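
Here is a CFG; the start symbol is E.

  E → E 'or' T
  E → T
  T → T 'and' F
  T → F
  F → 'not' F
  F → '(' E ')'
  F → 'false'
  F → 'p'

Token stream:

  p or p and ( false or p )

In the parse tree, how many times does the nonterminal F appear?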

#### WORK TO BE COMPLETED
Every line in the records has to be written out again exactly.

#### WRITTEN ANSWER
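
Here is a CFG; the start symbol is E.

  E → E 'or' T
  E → T
  T → T 'and' F
  T → F
  F → 'not' F
  F → '(' E ')'
  F → 'false'
  F → 'p'

Token stream:

  p or p and ( false or p )

In the parse tree, how many times does the nonterminal F appear?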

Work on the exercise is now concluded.